┌──

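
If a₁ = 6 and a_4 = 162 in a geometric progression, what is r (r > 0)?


r^(n-1) = aₙ/a₁
r^3 = 162/6 = 27
r = 27^(1/3)
= 3

r = 3


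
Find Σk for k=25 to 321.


Σₖ₌25^321 k = Σₖ₌₁^321 k − Σₖ₌₁^24 k
= 321·322/2 − 24·25/2
= 51681 − 300 = 51381

Σk = 51381


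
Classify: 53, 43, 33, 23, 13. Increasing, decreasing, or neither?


Differences: -10, -10, -10, -10
All differences < 0 → strictly DECREASING

Monotonically decreasing


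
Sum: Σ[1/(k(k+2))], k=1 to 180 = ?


1/(k(k+2)) = (1/2)·(1/k - 1/(k+2)) (partial fractions)
Telescoping: Σ = (1/2)·(1 + 1/2 - 1/181 - 1/182) = 24525/32942

Sum = 24525/32942


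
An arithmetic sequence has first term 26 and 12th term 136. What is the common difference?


d = (aₙ - a₁)/(n-1)
= (136 - 26)/(12-1)
= 110/11 = 10

d = 10


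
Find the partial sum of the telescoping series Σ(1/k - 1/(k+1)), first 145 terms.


Telescoping: adjacent terms cancel.
= 1/1 - 1/146
= 1 - 1/146 = 145/146

Sum = 145/146


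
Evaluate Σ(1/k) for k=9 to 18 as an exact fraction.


Σₖ₌9^18 1/k = 1/9 + 1/10 + 1/11 + 1/12 + 1/13 + 1/14 + 1/15 + 1/16 + 1/17 + 1/18
= 634871/816816
≈ 0.7773

Sum = 634871/816816 ≈ 0.7773


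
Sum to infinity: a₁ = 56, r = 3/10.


S∞ = a₁/(1-r) = 56/(1 - 3/10)
= 56/(7/10)
= 80

S∞ = 80


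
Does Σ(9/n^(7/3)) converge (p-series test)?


p-series test: Σ c/n^p converges if p > 1, diverges if p ≤ 1 (constant c > 0 doesn't affect convergence).
p = 7/3
7/3 > 1 → CONVERGES

Converges (p = 7/3 > 1)


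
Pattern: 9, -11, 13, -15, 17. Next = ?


Pattern: alternating sign, magnitude arithmetic (d=2)
Terms: 9, -11, 13, -15, 17
Next term = -19

Next term = -19


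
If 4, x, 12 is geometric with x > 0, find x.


GM = √(4×12) = √48 = 6.9282

GM = 6.9282


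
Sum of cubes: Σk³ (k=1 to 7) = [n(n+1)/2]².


n(n+1)/2 = 7×8/2 = 28
Σk³ = 28² = 784

Σk³ = 784


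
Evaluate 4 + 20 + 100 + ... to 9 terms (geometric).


Sₙ = 4×(5^9 - 1)/(5 - 1)
= 4×(1953125 - 1)/4
= 4×1953124/4
= 1953124

S_9 = 1953124


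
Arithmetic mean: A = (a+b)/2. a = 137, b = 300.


AM = (137 + 300)/2 = 437/2 = 218.5

AM = 218.5


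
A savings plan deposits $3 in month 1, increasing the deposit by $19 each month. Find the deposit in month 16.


aₙ = a₁ + (n-1)d
= 3 + (16-1)×19
= 3 + 285
= 288

a_16 = 288


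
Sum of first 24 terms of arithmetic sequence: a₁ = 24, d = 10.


aₙ = 24 + (24-1)×10 = 254
Sₙ = n(a₁+aₙ)/2 = 24×(24+254)/2
= 24×278/2 = 3336

S_24 = 3336


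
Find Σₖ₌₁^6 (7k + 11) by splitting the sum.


Σ(7k+11) = 7·Σk + 11·n
= 7·21 + 11·6
= 147 + 66 = 213

Σ = 213


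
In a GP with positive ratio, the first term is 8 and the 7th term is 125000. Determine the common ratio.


r^(n-1) = aₙ/a₁
r^6 = 125000/8 = 15625
r = 15625^(1/6)
= ±5; taking r > 0 gives r = 5

r = 5


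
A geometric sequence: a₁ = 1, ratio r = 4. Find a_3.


aₙ = a₁·r^(n-1)
= 1×4^2
= 1×16
= 16

a_3 = 16


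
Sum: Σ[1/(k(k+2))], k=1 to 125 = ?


1/(k(k+2)) = (1/2)·(1/k - 1/(k+2)) (partial fractions)
Telescoping: Σ = (1/2)·(1 + 1/2 - 1/126 - 1/127) = 11875/16002

Sum = 11875/16002


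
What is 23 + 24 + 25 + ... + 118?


Σₖ₌23^118 k = Σₖ₌₁^118 k − Σₖ₌₁^22 k
= 118·119/2 − 22·23/2
= 7021 − 253 = 6768

Σk = 6768


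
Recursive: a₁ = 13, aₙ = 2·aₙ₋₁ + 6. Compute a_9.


Computing step by step:
a_1 = 13
a_2 = 32
a_3 = 70
a_4 = 146
a_5 = 298
a_6 = 602
a_7 = 1210
a_8 = 2426
a_9 = 4858


a_9 = 4858


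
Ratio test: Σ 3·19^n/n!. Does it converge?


aₙ = 3·19^n/n!
a_{n+1}/aₙ = 19^(n+1)/(n+1)! × n!/19^n  (constant 3 cancels)
= 19/(n+1)
L = lim(n→∞) 19/(n+1) = 0
L < 1 → series CONVERGES

Converges (ratio test: L = 0 < 1)


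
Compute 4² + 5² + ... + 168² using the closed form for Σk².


Σₖ₌4^168 k² = Σₖ₌₁^168 k² − Σₖ₌₁^3 k²
= 168·169·337/6 − 3·4·7/6
= 1594684 − 14 = 1594670

Σk² = 1594670


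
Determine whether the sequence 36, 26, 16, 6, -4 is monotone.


Differences: -10, -10, -10, -10
All differences < 0 → strictly DECREASING

Monotonically decreasing


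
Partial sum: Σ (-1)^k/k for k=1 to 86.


S = -1 + 1/2 - 1/3 + 1/4 - 1/5 + 1/6 - 1/7 + 1/8 ± ...
= -0.6874
(Full series converges to -ln(2) ≈ -0.6931)

S_86 = -0.6874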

└──

● **WHAT NEEDS TO BE DONE**:
Each line above is to be restated exactly as it stands.

● **ANSWER**:
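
If a₁ = 6 and a_4 = 162 in a geometric progression, what is r (r > 0)?


r^(n-1) = aₙ/a₁
r^3 = 162/6 = 27
r = 27^(1/3)
= 3

r = 3


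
Find Σk for k=25 to 321.


Σₖ₌25^321 k = Σₖ₌₁^321 k − Σₖ₌₁^24 k
= 321·322/2 − 24·25/2
= 51681 − 300 = 51381

Σk = 51381


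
Classify: 53, 43, 33, 23, 13. Increasing, decreasing, or neither?


Differences: -10, -10, -10, -10
All differences < 0 → strictly DECREASING

Monotonically decreasing


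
Sum: Σ[1/(k(k+2))], k=1 to 180 = ?


1/(k(k+2)) = (1/2)·(1/k - 1/(k+2)) (partial fractions)
Telescoping: Σ = (1/2)·(1 + 1/2 - 1/181 - 1/182) = 24525/32942

Sum = 24525/32942


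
An arithmetic sequence has first term 26 and 12th term 136. What is the common difference?


d = (aₙ - a₁)/(n-1)
= (136 - 26)/(12-1)
= 110/11 = 10

d = 10


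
Find the partial sum of the telescoping series Σ(1/k - 1/(k+1)), first 145 terms.


Telescoping: adjacent terms cancel.
= 1/1 - 1/146
= 1 - 1/146 = 145/146

Sum = 145/146


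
Evaluate Σ(1/k) for k=9 to 18 as an exact fraction.


Σₖ₌9^18 1/k = 1/9 + 1/10 + 1/11 + 1/12 + 1/13 + 1/14 + 1/15 + 1/16 + 1/17 + 1/18
= 634871/816816
≈ 0.7773

Sum = 634871/816816 ≈ 0.7773


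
Sum to infinity: a₁ = 56, r = 3/10.


S∞ = a₁/(1-r) = 56/(1 - 3/10)
= 56/(7/10)
= 80

S∞ = 80


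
Does Σ(9/n^(7/3)) converge (p-series test)?


p-series test: Σ c/n^p converges if p > 1, diverges if p ≤ 1 (constant c > 0 doesn't affect convergence).
p = 7/3
7/3 > 1 → CONVERGES

Converges (p = 7/3 > 1)


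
Pattern: 9, -11, 13, -15, 17. Next = ?


Pattern: alternating sign, magnitude arithmetic (d=2)
Terms: 9, -11, 13, -15, 17
Next term = -19

Next term = -19


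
If 4, x, 12 is geometric with x > 0, find x.


GM = √(4×12) = √48 = 6.9282

GM = 6.9282


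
Sum of cubes: Σk³ (k=1 to 7) = [n(n+1)/2]².


n(n+1)/2 = 7×8/2 = 28
Σk³ = 28² = 784

Σk³ = 784


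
Evaluate 4 + 20 + 100 + ... to 9 terms (geometric).


Sₙ = 4×(5^9 - 1)/(5 - 1)
= 4×(1953125 - 1)/4
= 4×1953124/4
= 1953124

S_9 = 1953124


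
Arithmetic mean: A = (a+b)/2. a = 137, b = 300.


AM = (137 + 300)/2 = 437/2 = 218.5

AM = 218.5


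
A savings plan deposits $3 in month 1, increasing the deposit by $19 each month. Find the deposit in month 16.


aₙ = a₁ + (n-1)d
= 3 + (16-1)×19
= 3 + 285
= 288

a_16 = 288


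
Sum of first 24 terms of arithmetic sequence: a₁ = 24, d = 10.


aₙ = 24 + (24-1)×10 = 254
Sₙ = n(a₁+aₙ)/2 = 24×(24+254)/2
= 24×278/2 = 3336

S_24 = 3336


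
Find Σₖ₌₁^6 (7k + 11) by splitting the sum.


Σ(7k+11) = 7·Σk + 11·n
= 7·21 + 11·6
= 147 + 66 = 213

Σ = 213


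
In a GP with positive ratio, the first term is 8 and the 7th term is 125000. Determine the common ratio.


r^(n-1) = aₙ/a₁
r^6 = 125000/8 = 15625
r = 15625^(1/6)
= ±5; taking r > 0 gives r = 5

r = 5


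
A geometric sequence: a₁ = 1, ratio r = 4. Find a_3.


aₙ = a₁·r^(n-1)
= 1×4^2
= 1×16
= 16

a_3 = 16


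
Sum: Σ[1/(k(k+2))], k=1 to 125 = ?


1/(k(k+2)) = (1/2)·(1/k - 1/(k+2)) (partial fractions)
Telescoping: Σ = (1/2)·(1 + 1/2 - 1/126 - 1/127) = 11875/16002

Sum = 11875/16002


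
What is 23 + 24 + 25 + ... + 118?


Σₖ₌23^118 k = Σₖ₌₁^118 k − Σₖ₌₁^22 k
= 118·119/2 − 22·23/2
= 7021 − 253 = 6768

Σk = 6768


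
Recursive: a₁ = 13, aₙ = 2·aₙ₋₁ + 6. Compute a_9.


Computing step by step:
a_1 = 13
a_2 = 32
a_3 = 70
a_4 = 146
a_5 = 298
a_6 = 602
a_7 = 1210
a_8 = 2426
a_9 = 4858


a_9 = 4858


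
Ratio test: Σ 3·19^n/n!. Does it converge?


aₙ = 3·19^n/n!
a_{n+1}/aₙ = 19^(n+1)/(n+1)! × n!/19^n  (constant 3 cancels)
= 19/(n+1)
L = lim(n→∞) 19/(n+1) = 0
L < 1 → series CONVERGES

Converges (ratio test: L = 0 < 1)


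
Compute 4² + 5² + ... + 168² using the closed form for Σk².


Σₖ₌4^168 k² = Σₖ₌₁^168 k² − Σₖ₌₁^3 k²
= 168·169·337/6 − 3·4·7/6
= 1594684 − 14 = 1594670

Σk² = 1594670


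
Determine whether the sequence 36, 26, 16, 6, -4 is monotone.


Differences: -10, -10, -10, -10
All differences < 0 → strictly DECREASING

Monotonically decreasing


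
Partial sum: Σ (-1)^k/k for k=1 to 86.


S = -1 + 1/2 - 1/3 + 1/4 - 1/5 + 1/6 - 1/7 + 1/8 ± ...
= -0.6874
(Full series converges to -ln(2) ≈ -0.6931)

S_86 = -0.6874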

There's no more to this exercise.